* WORK INSTRUCTIONS:
The expected answer is the set of lines in the data below between the line holding "The sequences below are candidate onset clusters. Require" and the line holding "(f) g.z.m.ʀ", inclusive, written out exactly.
☆ ☆ ☆ ☆ ☆
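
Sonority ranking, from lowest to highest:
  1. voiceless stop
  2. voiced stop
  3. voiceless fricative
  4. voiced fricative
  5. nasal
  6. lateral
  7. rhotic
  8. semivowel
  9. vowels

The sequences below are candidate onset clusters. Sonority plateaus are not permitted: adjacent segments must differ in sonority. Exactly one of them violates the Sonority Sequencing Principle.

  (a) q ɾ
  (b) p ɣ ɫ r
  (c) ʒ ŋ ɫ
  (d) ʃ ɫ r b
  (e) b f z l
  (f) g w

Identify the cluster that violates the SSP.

(a) 1-7 → obeys
(b) 1-4-6-7 → obeys
(c) 4-5-6 → obeys
(d) 3-6-7-2 → violates
(e) 2-3-4-6 → obeys
(f) 2-8 → obeys

d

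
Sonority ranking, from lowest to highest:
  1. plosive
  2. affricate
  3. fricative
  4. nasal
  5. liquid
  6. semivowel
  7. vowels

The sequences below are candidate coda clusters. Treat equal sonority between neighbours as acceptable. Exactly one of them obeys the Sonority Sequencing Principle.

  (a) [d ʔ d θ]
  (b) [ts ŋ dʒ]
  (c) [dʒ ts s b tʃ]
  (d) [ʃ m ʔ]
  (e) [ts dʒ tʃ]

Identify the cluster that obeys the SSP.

(a) sonority 1-1-1-3: ill-formed.
(b) sonority 2-4-2: ill-formed.
(c) sonority 2-2-3-1-2: ill-formed.
(d) sonority 3-4-1: ill-formed.
(e) sonority 2-2-2: well-formed.

e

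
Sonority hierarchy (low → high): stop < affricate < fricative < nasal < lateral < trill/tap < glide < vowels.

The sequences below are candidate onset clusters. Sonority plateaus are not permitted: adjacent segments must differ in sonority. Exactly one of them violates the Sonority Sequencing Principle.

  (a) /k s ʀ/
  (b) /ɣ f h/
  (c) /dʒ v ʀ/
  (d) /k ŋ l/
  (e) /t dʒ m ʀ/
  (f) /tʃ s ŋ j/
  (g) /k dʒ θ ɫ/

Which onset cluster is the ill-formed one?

(a) /k s ʀ/: profile 1-3-6 — obeys.
(b) /ɣ f h/: profile 3-3-3 — violates.
(c) /dʒ v ʀ/: profile 2-3-6 — obeys.
(d) /k ŋ l/: profile 1-4-5 — obeys.
(e) /t dʒ m ʀ/: profile 1-2-4-6 — obeys.
(f) /tʃ s ŋ j/: profile 2-3-4-7 — obeys.
(g) /k dʒ θ ɫ/: profile 1-2-3-5 — obeys.

b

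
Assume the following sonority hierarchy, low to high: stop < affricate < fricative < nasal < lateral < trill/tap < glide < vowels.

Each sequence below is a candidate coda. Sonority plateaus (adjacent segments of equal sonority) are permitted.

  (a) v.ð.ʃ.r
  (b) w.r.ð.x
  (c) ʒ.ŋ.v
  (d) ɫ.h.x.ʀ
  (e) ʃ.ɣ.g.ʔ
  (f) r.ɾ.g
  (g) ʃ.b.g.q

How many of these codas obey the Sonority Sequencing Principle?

4

(a) sonority 3-3-3-6: ill-formed.
(b) sonority 7-6-3-3: well-formed.
(c) sonority 3-4-3: ill-formed.
(d) sonority 5-3-3-6: ill-formed.
(e) sonority 3-3-1-1: well-formed.
(f) sonority 6-6-1: well-formed.
(g) sonority 3-1-1-1: well-formed.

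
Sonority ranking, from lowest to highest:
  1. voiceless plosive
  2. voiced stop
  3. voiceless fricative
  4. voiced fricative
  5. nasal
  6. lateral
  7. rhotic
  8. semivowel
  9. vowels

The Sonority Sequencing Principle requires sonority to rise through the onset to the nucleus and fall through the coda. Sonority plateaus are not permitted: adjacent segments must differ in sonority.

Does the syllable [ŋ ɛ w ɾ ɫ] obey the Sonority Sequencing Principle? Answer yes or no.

Onset: /ŋ/ is a nasal (sonority 5); then the nucleus /ɛ/ (sonority 9).
Onset profile 5-9 — rises to the nucleus.
Coda: /w/ is a semivowel (sonority 8), /ɾ/ is a rhotic (sonority 7), /ɫ/ is a lateral (sonority 6).
Coda profile 9-8-7-6 — falls from the nucleus.

yes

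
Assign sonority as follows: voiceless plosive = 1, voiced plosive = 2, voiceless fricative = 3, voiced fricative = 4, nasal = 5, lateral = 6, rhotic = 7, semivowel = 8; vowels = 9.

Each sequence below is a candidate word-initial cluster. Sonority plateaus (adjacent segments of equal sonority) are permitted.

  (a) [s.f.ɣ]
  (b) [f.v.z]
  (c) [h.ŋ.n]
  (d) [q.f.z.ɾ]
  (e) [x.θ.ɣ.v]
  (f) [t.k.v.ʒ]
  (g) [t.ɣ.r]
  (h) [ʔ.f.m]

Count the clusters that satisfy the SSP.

8

(a) [s.f.ɣ]: profile 3-3-4 — obeys.
(b) [f.v.z]: profile 3-4-4 — obeys.
(c) [h.ŋ.n]: profile 3-5-5 — obeys.
(d) [q.f.z.ɾ]: profile 1-3-4-7 — obeys.
(e) [x.θ.ɣ.v]: profile 3-3-4-4 — obeys.
(f) [t.k.v.ʒ]: profile 1-1-4-4 — obeys.
(g) [t.ɣ.r]: profile 1-4-7 — obeys.
(h) [ʔ.f.m]: profile 1-3-5 — obeys.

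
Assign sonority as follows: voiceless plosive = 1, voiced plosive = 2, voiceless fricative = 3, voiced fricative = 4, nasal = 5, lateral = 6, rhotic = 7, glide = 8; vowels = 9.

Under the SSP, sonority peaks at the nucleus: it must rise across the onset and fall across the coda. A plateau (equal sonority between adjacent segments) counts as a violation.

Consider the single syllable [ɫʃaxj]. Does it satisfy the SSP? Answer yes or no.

Onset: /ɫ/ is a lateral (sonority 6), /ʃ/ is a voiceless fricative (sonority 3); then the nucleus /a/ (sonority 9).
Onset profile 6-3-9 — does not strictly rise throughout.
Coda: /x/ is a voiceless fricative (sonority 3), /j/ is a glide (sonority 8).
Coda profile 9-3-8 — does not strictly fall throughout.

no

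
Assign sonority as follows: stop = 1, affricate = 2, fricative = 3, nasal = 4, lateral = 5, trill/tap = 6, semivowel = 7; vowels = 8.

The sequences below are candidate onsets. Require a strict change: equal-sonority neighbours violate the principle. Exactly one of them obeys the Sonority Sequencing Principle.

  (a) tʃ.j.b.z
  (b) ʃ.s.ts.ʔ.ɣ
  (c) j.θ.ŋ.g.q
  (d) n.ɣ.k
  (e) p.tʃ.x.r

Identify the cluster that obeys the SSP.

(a) tʃ.j.b.z: profile 2-7-1-3 — violates.
(b) ʃ.s.ts.ʔ.ɣ: profile 3-3-2-1-3 — violates.
(c) j.θ.ŋ.g.q: profile 7-3-4-1-1 — violates.
(d) n.ɣ.k: profile 4-3-1 — violates.
(e) p.tʃ.x.r: profile 1-2-3-6 — obeys.

e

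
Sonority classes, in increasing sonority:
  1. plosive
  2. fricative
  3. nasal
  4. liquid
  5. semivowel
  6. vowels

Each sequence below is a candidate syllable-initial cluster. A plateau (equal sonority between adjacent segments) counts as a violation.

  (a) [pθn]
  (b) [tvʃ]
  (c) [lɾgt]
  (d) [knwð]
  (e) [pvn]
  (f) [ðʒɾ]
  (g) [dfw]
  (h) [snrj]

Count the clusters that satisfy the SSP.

(a) sonority 1-2-3: well-formed.
(b) sonority 1-2-2: ill-formed.
(c) sonority 4-4-1-1: ill-formed.
(d) sonority 1-3-5-2: ill-formed.
(e) sonority 1-2-3: well-formed.
(f) sonority 2-2-4: ill-formed.
(g) sonority 1-2-5: well-formed.
(h) sonority 2-3-4-5: well-formed.

4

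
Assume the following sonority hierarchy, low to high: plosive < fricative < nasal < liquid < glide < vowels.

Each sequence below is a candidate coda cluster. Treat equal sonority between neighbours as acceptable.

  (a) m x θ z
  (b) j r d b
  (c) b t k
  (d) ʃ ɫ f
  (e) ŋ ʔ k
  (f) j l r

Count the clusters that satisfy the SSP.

5

(a) m x θ z: profile 3-2-2-2 — obeys.
(b) j r d b: profile 5-4-1-1 — obeys.
(c) b t k: profile 1-1-1 — obeys.
(d) ʃ ɫ f: profile 2-4-2 — violates.
(e) ŋ ʔ k: profile 3-1-1 — obeys.
(f) j l r: profile 5-4-4 — obeys.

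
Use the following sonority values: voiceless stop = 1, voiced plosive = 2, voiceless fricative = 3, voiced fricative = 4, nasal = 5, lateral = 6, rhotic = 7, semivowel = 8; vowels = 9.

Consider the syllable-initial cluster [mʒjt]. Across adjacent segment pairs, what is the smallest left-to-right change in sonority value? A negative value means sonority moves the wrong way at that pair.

-7

/m/ is a nasal (sonority 5).
/ʒ/ is a voiced fricative (sonority 4).
/j/ is a semivowel (sonority 8).
/t/ is a voiceless stop (sonority 1).
/m/→/ʒ/: change -1.
/ʒ/→/j/: change +4.
/j/→/t/: change -7.
Minimum = -7.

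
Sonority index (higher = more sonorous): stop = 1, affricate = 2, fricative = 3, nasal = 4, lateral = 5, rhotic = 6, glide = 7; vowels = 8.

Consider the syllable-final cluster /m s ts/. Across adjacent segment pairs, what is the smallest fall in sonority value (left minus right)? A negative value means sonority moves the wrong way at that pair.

/m/ is a nasal (sonority 4).
/s/ is a fricative (sonority 3).
/ts/ is an affricate (sonority 2).
/m/→/s/: change +1.
/s/→/ts/: change +1.
Minimum = 1.

1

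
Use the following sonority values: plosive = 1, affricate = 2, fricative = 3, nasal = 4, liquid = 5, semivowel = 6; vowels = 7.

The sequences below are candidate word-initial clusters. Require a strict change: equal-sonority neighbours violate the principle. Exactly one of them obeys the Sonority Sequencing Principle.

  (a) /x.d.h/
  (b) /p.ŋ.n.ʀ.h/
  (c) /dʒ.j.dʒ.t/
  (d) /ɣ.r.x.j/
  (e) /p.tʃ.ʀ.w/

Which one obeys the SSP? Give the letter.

e

(a) 3-1-3 → violates
(b) 1-4-4-5-3 → violates
(c) 2-6-2-1 → violates
(d) 3-5-3-6 → violates
(e) 1-2-5-6 → obeys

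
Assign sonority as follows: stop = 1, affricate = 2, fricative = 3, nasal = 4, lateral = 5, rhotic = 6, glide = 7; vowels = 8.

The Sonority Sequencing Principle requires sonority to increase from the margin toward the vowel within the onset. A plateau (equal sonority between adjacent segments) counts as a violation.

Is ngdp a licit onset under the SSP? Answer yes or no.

/n/: nasal = 4.
/g/: stop = 1.
/d/: stop = 1.
/p/: stop = 1.
The profile is 4-1-1-1. Between /n/ (4) and /g/ (1) sonority does not rise, so the cluster violates the SSP.

no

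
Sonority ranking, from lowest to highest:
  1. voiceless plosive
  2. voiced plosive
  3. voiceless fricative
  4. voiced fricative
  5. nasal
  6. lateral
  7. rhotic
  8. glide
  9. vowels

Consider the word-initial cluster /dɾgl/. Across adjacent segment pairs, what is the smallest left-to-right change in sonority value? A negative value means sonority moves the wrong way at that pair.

/d/ is a voiced plosive (sonority 2).
/ɾ/ is a rhotic (sonority 7).
/g/ is a voiced plosive (sonority 2).
/l/ is a lateral (sonority 6).
/d/→/ɾ/: change +5.
/ɾ/→/g/: change -5.
/g/→/l/: change +4.
Minimum = -5.

-5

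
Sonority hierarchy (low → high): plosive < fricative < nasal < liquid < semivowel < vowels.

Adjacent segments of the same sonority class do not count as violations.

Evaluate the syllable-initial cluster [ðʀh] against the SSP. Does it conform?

no

/ð/: fricative = 2.
/ʀ/: liquid = 4.
/h/: fricative = 2.
The profile is 2-4-2. Between /ʀ/ (4) and /h/ (2) sonority does not rise, so the cluster violates the SSP.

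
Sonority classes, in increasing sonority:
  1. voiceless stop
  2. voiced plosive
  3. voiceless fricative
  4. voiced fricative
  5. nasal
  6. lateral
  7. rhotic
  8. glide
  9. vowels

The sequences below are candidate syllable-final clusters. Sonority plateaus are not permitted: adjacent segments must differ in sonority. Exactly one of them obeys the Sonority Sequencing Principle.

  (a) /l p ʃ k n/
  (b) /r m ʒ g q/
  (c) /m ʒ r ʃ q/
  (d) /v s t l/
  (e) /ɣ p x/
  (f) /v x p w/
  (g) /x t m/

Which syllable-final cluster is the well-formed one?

b

(a) sonority 6-1-3-1-5: ill-formed.
(b) sonority 7-5-4-2-1: well-formed.
(c) sonority 5-4-7-3-1: ill-formed.
(d) sonority 4-3-1-6: ill-formed.
(e) sonority 4-1-3: ill-formed.
(f) sonority 4-3-1-8: ill-formed.
(g) sonority 3-1-5: ill-formed.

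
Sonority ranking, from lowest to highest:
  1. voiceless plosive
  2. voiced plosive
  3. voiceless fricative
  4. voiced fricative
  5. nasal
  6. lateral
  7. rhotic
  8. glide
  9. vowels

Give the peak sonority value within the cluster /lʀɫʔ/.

/l/ is a lateral (sonority 6).
/ʀ/ is a rhotic (sonority 7).
/ɫ/ is a lateral (sonority 6).
/ʔ/ is a voiceless plosive (sonority 1).
The maximum is 7.

7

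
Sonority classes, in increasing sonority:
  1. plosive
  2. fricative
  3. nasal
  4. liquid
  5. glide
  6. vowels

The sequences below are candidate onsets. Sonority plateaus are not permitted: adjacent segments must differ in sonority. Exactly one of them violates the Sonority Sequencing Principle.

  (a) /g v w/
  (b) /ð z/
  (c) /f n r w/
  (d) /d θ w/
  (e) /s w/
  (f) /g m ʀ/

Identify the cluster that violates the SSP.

b

(a) sonority 1-2-5: well-formed.
(b) sonority 2-2: ill-formed.
(c) sonority 2-3-4-5: well-formed.
(d) sonority 1-2-5: well-formed.
(e) sonority 2-5: well-formed.
(f) sonority 1-3-4: well-formed.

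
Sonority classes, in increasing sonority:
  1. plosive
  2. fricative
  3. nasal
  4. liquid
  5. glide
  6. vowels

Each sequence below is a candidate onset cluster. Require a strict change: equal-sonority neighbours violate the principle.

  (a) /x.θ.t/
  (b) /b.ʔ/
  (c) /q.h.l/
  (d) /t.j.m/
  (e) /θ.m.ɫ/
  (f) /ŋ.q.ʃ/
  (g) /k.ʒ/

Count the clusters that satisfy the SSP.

3

(a) 2-2-1 → violates
(b) 1-1 → violates
(c) 1-2-4 → obeys
(d) 1-5-3 → violates
(e) 2-3-4 → obeys
(f) 3-1-2 → violates
(g) 1-2 → obeys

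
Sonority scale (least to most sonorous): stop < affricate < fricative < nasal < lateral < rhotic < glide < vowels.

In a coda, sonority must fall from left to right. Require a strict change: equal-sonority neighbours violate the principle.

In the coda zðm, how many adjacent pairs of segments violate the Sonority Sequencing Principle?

/z/ — fricative, sonority 3.
/ð/ — fricative, sonority 3.
/m/ — nasal, sonority 4.
/z/→/ð/: 3→3 (plateau) — violation.
/ð/→/m/: 3→4 (does not fall) — violation.

2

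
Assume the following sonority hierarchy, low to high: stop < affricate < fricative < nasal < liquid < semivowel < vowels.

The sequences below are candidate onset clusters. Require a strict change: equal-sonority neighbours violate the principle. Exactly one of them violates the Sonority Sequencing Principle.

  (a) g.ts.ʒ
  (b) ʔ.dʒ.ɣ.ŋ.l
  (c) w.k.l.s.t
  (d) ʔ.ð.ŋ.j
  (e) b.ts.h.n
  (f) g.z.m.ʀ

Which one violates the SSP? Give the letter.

(a) sonority 1-2-3: well-formed.
(b) sonority 1-2-3-4-5: well-formed.
(c) sonority 6-1-5-3-1: ill-formed.
(d) sonority 1-3-4-6: well-formed.
(e) sonority 1-2-3-4: well-formed.
(f) sonority 1-3-4-5: well-formed.

c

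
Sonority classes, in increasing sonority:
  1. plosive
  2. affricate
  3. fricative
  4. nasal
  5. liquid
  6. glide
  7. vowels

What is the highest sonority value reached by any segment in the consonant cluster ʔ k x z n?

/ʔ/: plosive = 1.
/k/: plosive = 1.
/x/: fricative = 3.
/z/: fricative = 3.
/n/: nasal = 4.
The maximum is 4.

4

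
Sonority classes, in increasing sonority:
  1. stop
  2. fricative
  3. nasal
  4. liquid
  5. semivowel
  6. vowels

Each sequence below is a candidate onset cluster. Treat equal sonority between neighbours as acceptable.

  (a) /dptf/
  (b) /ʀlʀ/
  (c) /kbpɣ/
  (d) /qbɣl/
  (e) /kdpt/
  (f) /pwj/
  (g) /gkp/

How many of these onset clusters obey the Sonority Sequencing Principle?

7

(a) sonority 1-1-1-2: well-formed.
(b) sonority 4-4-4: well-formed.
(c) sonority 1-1-1-2: well-formed.
(d) sonority 1-1-2-4: well-formed.
(e) sonority 1-1-1-1: well-formed.
(f) sonority 1-5-5: well-formed.
(g) sonority 1-1-1: well-formed.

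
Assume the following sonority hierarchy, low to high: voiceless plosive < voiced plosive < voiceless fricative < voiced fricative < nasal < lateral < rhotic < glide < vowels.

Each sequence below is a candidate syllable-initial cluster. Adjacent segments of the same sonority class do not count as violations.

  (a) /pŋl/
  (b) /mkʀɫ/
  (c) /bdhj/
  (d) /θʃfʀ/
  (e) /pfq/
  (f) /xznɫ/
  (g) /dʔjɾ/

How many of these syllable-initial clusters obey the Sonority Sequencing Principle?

(a) /pŋl/: profile 1-5-6 — obeys.
(b) /mkʀɫ/: profile 5-1-7-6 — violates.
(c) /bdhj/: profile 2-2-3-8 — obeys.
(d) /θʃfʀ/: profile 3-3-3-7 — obeys.
(e) /pfq/: profile 1-3-1 — violates.
(f) /xznɫ/: profile 3-4-5-6 — obeys.
(g) /dʔjɾ/: profile 2-1-8-7 — violates.

4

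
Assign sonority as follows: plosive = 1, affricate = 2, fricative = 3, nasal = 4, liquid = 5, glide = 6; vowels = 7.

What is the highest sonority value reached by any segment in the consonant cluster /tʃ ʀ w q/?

/tʃ/ — affricate, sonority 2.
/ʀ/ — liquid, sonority 5.
/w/ — glide, sonority 6.
/q/ — plosive, sonority 1.
The maximum is 6.

6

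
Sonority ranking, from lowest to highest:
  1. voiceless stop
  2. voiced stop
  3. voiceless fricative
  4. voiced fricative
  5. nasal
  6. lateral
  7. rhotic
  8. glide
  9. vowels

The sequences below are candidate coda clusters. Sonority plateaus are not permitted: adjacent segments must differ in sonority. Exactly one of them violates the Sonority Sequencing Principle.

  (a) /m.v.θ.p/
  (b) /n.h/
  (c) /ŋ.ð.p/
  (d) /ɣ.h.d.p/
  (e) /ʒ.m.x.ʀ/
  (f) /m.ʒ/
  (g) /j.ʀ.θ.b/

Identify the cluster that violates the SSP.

(a) 5-4-3-1 → obeys
(b) 5-3 → obeys
(c) 5-4-1 → obeys
(d) 4-3-2-1 → obeys
(e) 4-5-3-7 → violates
(f) 5-4 → obeys
(g) 8-7-3-2 → obeys

e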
☆ ☆ ☆ ☆ ☆
* SOLUTION TO THIS TASK:
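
The sequences below are candidate onset clusters. Require a strict change: equal-sonority neighbours violate the principle. Exactly one of them violates the Sonority Sequencing Principle.

  (a) g.ts.ʒ
  (b) ʔ.dʒ.ɣ.ŋ.l
  (c) w.k.l.s.t
  (d) ʔ.ð.ŋ.j
  (e) b.ts.h.n
  (f) g.z.m.ʀ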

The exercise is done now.